Required action: All the data must be output exactly as given.

Collected data entries
[Start of section]
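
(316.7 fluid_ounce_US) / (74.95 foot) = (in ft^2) 0.004413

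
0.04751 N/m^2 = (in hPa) 0.0004751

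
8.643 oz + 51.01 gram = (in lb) 0.6526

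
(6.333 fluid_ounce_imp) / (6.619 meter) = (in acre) 6.718e-09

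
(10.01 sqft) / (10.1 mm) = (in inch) 3625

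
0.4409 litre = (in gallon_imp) 0.09698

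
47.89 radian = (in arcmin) 1.646e+05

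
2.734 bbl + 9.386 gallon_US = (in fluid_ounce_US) 1.59e+04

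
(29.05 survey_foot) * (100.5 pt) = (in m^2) 0.3139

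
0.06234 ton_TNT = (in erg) 2.608e+15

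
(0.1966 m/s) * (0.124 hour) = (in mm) 8.776e+04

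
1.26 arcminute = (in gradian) 0.02333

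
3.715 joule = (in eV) 2.319e+19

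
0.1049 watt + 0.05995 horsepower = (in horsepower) 0.06009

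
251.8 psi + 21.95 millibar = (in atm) 17.16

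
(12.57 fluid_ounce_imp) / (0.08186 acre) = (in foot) 3.537e-06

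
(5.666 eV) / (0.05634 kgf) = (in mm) 1.643e-15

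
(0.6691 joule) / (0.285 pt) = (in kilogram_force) 678.6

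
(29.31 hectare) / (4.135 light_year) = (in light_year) 7.919e-28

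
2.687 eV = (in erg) 4.305e-12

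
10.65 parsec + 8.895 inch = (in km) 3.286e+14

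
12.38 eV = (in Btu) 1.88e-21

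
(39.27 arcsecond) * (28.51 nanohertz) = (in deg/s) 3.11e-10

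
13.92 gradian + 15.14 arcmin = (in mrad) 223.1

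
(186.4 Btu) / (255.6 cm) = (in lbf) 1.73e+04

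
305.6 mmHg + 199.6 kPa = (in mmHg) 1803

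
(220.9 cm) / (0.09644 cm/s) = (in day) 0.02651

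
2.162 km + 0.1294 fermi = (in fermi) 2.162e+18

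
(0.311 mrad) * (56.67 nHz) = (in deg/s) 1.01e-09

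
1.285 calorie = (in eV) 3.356e+19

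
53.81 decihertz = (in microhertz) 5.381e+06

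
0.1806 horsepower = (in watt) 134.7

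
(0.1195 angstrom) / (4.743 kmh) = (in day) 1.05e-16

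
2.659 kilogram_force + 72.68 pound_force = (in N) 349.4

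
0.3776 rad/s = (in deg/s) 21.63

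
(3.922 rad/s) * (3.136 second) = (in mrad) 1.23e+04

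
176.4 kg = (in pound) 388.9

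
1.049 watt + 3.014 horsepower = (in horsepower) 3.015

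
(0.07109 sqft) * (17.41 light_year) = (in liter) 1.088e+18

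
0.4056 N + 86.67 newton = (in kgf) 8.879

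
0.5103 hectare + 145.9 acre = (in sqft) 6.41e+06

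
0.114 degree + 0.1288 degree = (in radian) 0.004238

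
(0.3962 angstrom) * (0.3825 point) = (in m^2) 5.346e-15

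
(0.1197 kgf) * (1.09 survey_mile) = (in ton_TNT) 4.922e-07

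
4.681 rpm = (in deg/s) 28.09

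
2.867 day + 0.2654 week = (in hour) 113.4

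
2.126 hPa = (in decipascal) 2126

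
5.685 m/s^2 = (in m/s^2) 5.685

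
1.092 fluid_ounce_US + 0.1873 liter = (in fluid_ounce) 7.425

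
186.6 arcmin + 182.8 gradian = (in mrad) 2926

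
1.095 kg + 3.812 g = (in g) 1099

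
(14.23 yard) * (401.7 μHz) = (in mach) 1.535e-05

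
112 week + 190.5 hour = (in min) 1.14e+06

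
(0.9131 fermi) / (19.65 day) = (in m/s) 5.378e-22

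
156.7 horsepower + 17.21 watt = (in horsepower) 156.7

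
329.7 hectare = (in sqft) 3.549e+07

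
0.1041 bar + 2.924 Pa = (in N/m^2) 1.041e+04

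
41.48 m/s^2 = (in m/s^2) 41.48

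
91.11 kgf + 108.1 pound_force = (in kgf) 140.1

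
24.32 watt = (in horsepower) 0.03261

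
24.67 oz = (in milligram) 6.994e+05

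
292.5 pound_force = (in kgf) 132.7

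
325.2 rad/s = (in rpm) 3105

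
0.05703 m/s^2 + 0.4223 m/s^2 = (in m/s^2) 0.4793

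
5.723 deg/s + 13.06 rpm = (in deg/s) 84.08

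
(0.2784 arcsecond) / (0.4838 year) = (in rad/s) 8.847e-14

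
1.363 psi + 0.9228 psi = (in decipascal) 1.576e+05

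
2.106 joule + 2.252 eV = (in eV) 1.314e+19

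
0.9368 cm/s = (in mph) 0.02096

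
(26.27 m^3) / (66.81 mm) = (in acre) 0.09716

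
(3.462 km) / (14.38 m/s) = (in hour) 0.06688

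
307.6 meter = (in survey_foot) 1009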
[End of section]
Answer below:
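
(316.7 fluid_ounce_US) / (74.95 foot) = (in ft^2) 0.004413

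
0.04751 N/m^2 = (in hPa) 0.0004751

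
8.643 oz + 51.01 gram = (in lb) 0.6526

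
(6.333 fluid_ounce_imp) / (6.619 meter) = (in acre) 6.718e-09

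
(10.01 sqft) / (10.1 mm) = (in inch) 3625

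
0.4409 litre = (in gallon_imp) 0.09698

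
47.89 radian = (in arcmin) 1.646e+05

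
2.734 bbl + 9.386 gallon_US = (in fluid_ounce_US) 1.59e+04

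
(29.05 survey_foot) * (100.5 pt) = (in m^2) 0.3139

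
0.06234 ton_TNT = (in erg) 2.608e+15

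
(0.1966 m/s) * (0.124 hour) = (in mm) 8.776e+04

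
1.26 arcminute = (in gradian) 0.02333

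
3.715 joule = (in eV) 2.319e+19

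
0.1049 watt + 0.05995 horsepower = (in horsepower) 0.06009

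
251.8 psi + 21.95 millibar = (in atm) 17.16

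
(12.57 fluid_ounce_imp) / (0.08186 acre) = (in foot) 3.537e-06

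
(5.666 eV) / (0.05634 kgf) = (in mm) 1.643e-15

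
(0.6691 joule) / (0.285 pt) = (in kilogram_force) 678.6

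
(29.31 hectare) / (4.135 light_year) = (in light_year) 7.919e-28

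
2.687 eV = (in erg) 4.305e-12

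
10.65 parsec + 8.895 inch = (in km) 3.286e+14

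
12.38 eV = (in Btu) 1.88e-21

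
(39.27 arcsecond) * (28.51 nanohertz) = (in deg/s) 3.11e-10

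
13.92 gradian + 15.14 arcmin = (in mrad) 223.1

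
(186.4 Btu) / (255.6 cm) = (in lbf) 1.73e+04

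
305.6 mmHg + 199.6 kPa = (in mmHg) 1803

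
(220.9 cm) / (0.09644 cm/s) = (in day) 0.02651

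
2.162 km + 0.1294 fermi = (in fermi) 2.162e+18

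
(0.311 mrad) * (56.67 nHz) = (in deg/s) 1.01e-09

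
1.285 calorie = (in eV) 3.356e+19

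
53.81 decihertz = (in microhertz) 5.381e+06

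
0.1806 horsepower = (in watt) 134.7

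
(0.1195 angstrom) / (4.743 kmh) = (in day) 1.05e-16

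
2.659 kilogram_force + 72.68 pound_force = (in N) 349.4

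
0.3776 rad/s = (in deg/s) 21.63

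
(3.922 rad/s) * (3.136 second) = (in mrad) 1.23e+04

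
176.4 kg = (in pound) 388.9

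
1.049 watt + 3.014 horsepower = (in horsepower) 3.015

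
(0.07109 sqft) * (17.41 light_year) = (in liter) 1.088e+18

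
0.4056 N + 86.67 newton = (in kgf) 8.879

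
0.5103 hectare + 145.9 acre = (in sqft) 6.41e+06

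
0.114 degree + 0.1288 degree = (in radian) 0.004238

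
(0.3962 angstrom) * (0.3825 point) = (in m^2) 5.346e-15

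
(0.1197 kgf) * (1.09 survey_mile) = (in ton_TNT) 4.922e-07

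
4.681 rpm = (in deg/s) 28.09

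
2.867 day + 0.2654 week = (in hour) 113.4

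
2.126 hPa = (in decipascal) 2126

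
5.685 m/s^2 = (in m/s^2) 5.685

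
1.092 fluid_ounce_US + 0.1873 liter = (in fluid_ounce) 7.425

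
186.6 arcmin + 182.8 gradian = (in mrad) 2926

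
1.095 kg + 3.812 g = (in g) 1099

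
(14.23 yard) * (401.7 μHz) = (in mach) 1.535e-05

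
112 week + 190.5 hour = (in min) 1.14e+06

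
(0.9131 fermi) / (19.65 day) = (in m/s) 5.378e-22

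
156.7 horsepower + 17.21 watt = (in horsepower) 156.7

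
329.7 hectare = (in sqft) 3.549e+07

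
0.1041 bar + 2.924 Pa = (in N/m^2) 1.041e+04

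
41.48 m/s^2 = (in m/s^2) 41.48

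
91.11 kgf + 108.1 pound_force = (in kgf) 140.1

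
24.32 watt = (in horsepower) 0.03261

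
24.67 oz = (in milligram) 6.994e+05

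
292.5 pound_force = (in kgf) 132.7

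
325.2 rad/s = (in rpm) 3105

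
0.05703 m/s^2 + 0.4223 m/s^2 = (in m/s^2) 0.4793

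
5.723 deg/s + 13.06 rpm = (in deg/s) 84.08

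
(0.2784 arcsecond) / (0.4838 year) = (in rad/s) 8.847e-14

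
1.363 psi + 0.9228 psi = (in decipascal) 1.576e+05

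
2.106 joule + 2.252 eV = (in eV) 1.314e+19

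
0.9368 cm/s = (in mph) 0.02096

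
(26.27 m^3) / (66.81 mm) = (in acre) 0.09716

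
(3.462 km) / (14.38 m/s) = (in hour) 0.06688

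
307.6 meter = (in survey_foot) 1009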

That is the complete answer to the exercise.